_TASK REQUIREMENTS_:
Reproduce the entries below in full and without error.

_RECORDS SHOWN_:

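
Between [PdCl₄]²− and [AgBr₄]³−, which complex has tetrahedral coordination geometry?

For [PdCl₄]²−: Summing ligand charges against the −2 overall charge gives an oxidation state of +2 for palladium. Group 10 minus oxidation state 2 gives a d⁸ configuration. A 4d d⁸ ion has a large crystal-field splitting; square planar leaves the high-energy d_{x²−y²} orbital empty and maximises CFSE. → square planar.
For [AgBr₄]³−: Ligand charges: each bromide is −1. With an overall charge of −3 the silver centre must be in the +1 oxidation state. Ag sits in group 11, so the d-electron count is 11 − 1 = 10. A d¹⁰ ion has no crystal-field stabilisation preference between square planar and tetrahedral, so four ligands adopt the sterically favoured tetrahedral geometry. → tetrahedral.

[AgBr₄]³−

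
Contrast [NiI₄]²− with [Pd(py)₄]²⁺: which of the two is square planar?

For [NiI₄]²−: Ligand charges: each iodide is −1. With an overall charge of −2 the nickel centre must be in the +2 oxidation state. Nickel is a group-10 element; Ni(II) is therefore d⁸. Iodide is a weak-field ligand. With weak-field ligands the CFSE gain from square planar is small, so a 3d d⁸ ion takes the sterically preferred tetrahedral geometry. → tetrahedral.
For [Pd(py)₄]²⁺: Ligand charges: pyridine is neutral. With an overall charge of +2 the palladium centre must be in the +2 oxidation state. Pd sits in group 10, so the d-electron count is 10 − 2 = 8. A 4d d⁸ ion has a large crystal-field splitting; square planar leaves the high-energy d_{x²−y²} orbital empty and maximises CFSE. → square planar.

[Pd(py)₄]²⁺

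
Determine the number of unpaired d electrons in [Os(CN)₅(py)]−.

2 unpaired electrons

Each cyanide is −1; pyridine is neutral; balancing the −1 overall charge requires Os(IV).
Osmium is a group-8 element; Os(IV) is therefore d⁴.
The spin state decides the count: a 5d ion has a large Δₒ and is invariably low-spin.
An octahedral low-spin d⁴ ion is t₂g⁴e_g⁰, giving 2 unpaired electrons.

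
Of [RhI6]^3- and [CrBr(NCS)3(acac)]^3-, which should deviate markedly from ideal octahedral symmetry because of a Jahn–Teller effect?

[RhI6]^3-: Summing ligand charges against the −3 overall charge gives an oxidation state of +3 for rhodium. Rhodium is a group-9 element; Rh(III) is therefore d⁶. A 4d ion has a large Δₒ and is invariably low-spin. The d⁶ configuration leaves the e_g set evenly filled (or empty) — no strong Jahn–Teller driving force.
[CrBr(NCS)3(acac)]^3-: Each bromide is −1; each isothiocyanate is −1; each acetylacetonate is −1; balancing the −3 overall charge requires Cr(II). Cr sits in group 6, so the d-electron count is 6 − 2 = 4. Acetylacetonate, bromide, and isothiocyanate are weak-field ligands for a first-row metal, so the complex is high-spin. The t₂g³e_g¹ (high-spin) configuration has an unevenly filled e_g set; the Jahn–Teller theorem predicts a tetragonal distortion (typically axial elongation) to lift the degeneracy.

[CrBr(NCS)3(acac)]^3-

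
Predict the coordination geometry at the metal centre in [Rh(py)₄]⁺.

square planar

Summing ligand charges against the +1 overall charge gives an oxidation state of +1 for rhodium.
Rhodium is a group-9 element; Rh(I) is therefore d⁸.
Coordination number: 4.
A 4d d⁸ ion has a large crystal-field splitting; square planar leaves the high-energy d_{x²−y²} orbital empty and maximises CFSE.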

_ANSWER TO THIS TASK_:
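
Between [PdCl₄]²− and [AgBr₄]³−, which complex has tetrahedral coordination geometry?

For [PdCl₄]²−: Summing ligand charges against the −2 overall charge gives an oxidation state of +2 for palladium. Group 10 minus oxidation state 2 gives a d⁸ configuration. A 4d d⁸ ion has a large crystal-field splitting; square planar leaves the high-energy d_{x²−y²} orbital empty and maximises CFSE. → square planar.
For [AgBr₄]³−: Ligand charges: each bromide is −1. With an overall charge of −3 the silver centre must be in the +1 oxidation state. Ag sits in group 11, so the d-electron count is 11 − 1 = 10. A d¹⁰ ion has no crystal-field stabilisation preference between square planar and tetrahedral, so four ligands adopt the sterically favoured tetrahedral geometry. → tetrahedral.

[AgBr₄]³−

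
Contrast [NiI₄]²− with [Pd(py)₄]²⁺: which of the two is square planar?

For [NiI₄]²−: Ligand charges: each iodide is −1. With an overall charge of −2 the nickel centre must be in the +2 oxidation state. Nickel is a group-10 element; Ni(II) is therefore d⁸. Iodide is a weak-field ligand. With weak-field ligands the CFSE gain from square planar is small, so a 3d d⁸ ion takes the sterically preferred tetrahedral geometry. → tetrahedral.
For [Pd(py)₄]²⁺: Ligand charges: pyridine is neutral. With an overall charge of +2 the palladium centre must be in the +2 oxidation state. Pd sits in group 10, so the d-electron count is 10 − 2 = 8. A 4d d⁸ ion has a large crystal-field splitting; square planar leaves the high-energy d_{x²−y²} orbital empty and maximises CFSE. → square planar.

[Pd(py)₄]²⁺

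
Determine the number of unpaired d electrons in [Os(CN)₅(py)]−.

2 unpaired electrons

Each cyanide is −1; pyridine is neutral; balancing the −1 overall charge requires Os(IV).
Osmium is a group-8 element; Os(IV) is therefore d⁴.
The spin state decides the count: a 5d ion has a large Δₒ and is invariably low-spin.
An octahedral low-spin d⁴ ion is t₂g⁴e_g⁰, giving 2 unpaired electrons.

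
Of [RhI6]^3- and [CrBr(NCS)3(acac)]^3-, which should deviate markedly from ideal octahedral symmetry because of a Jahn–Teller effect?

[RhI6]^3-: Summing ligand charges against the −3 overall charge gives an oxidation state of +3 for rhodium. Rhodium is a group-9 element; Rh(III) is therefore d⁶. A 4d ion has a large Δₒ and is invariably low-spin. The d⁶ configuration leaves the e_g set evenly filled (or empty) — no strong Jahn–Teller driving force.
[CrBr(NCS)3(acac)]^3-: Each bromide is −1; each isothiocyanate is −1; each acetylacetonate is −1; balancing the −3 overall charge requires Cr(II). Cr sits in group 6, so the d-electron count is 6 − 2 = 4. Acetylacetonate, bromide, and isothiocyanate are weak-field ligands for a first-row metal, so the complex is high-spin. The t₂g³e_g¹ (high-spin) configuration has an unevenly filled e_g set; the Jahn–Teller theorem predicts a tetragonal distortion (typically axial elongation) to lift the degeneracy.

[CrBr(NCS)3(acac)]^3-

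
Predict the coordination geometry at the metal centre in [Rh(py)₄]⁺.

square planar

Summing ligand charges against the +1 overall charge gives an oxidation state of +1 for rhodium.
Rhodium is a group-9 element; Rh(I) is therefore d⁸.
Coordination number: 4.
A 4d d⁸ ion has a large crystal-field splitting; square planar leaves the high-energy d_{x²−y²} orbital empty and maximises CFSE.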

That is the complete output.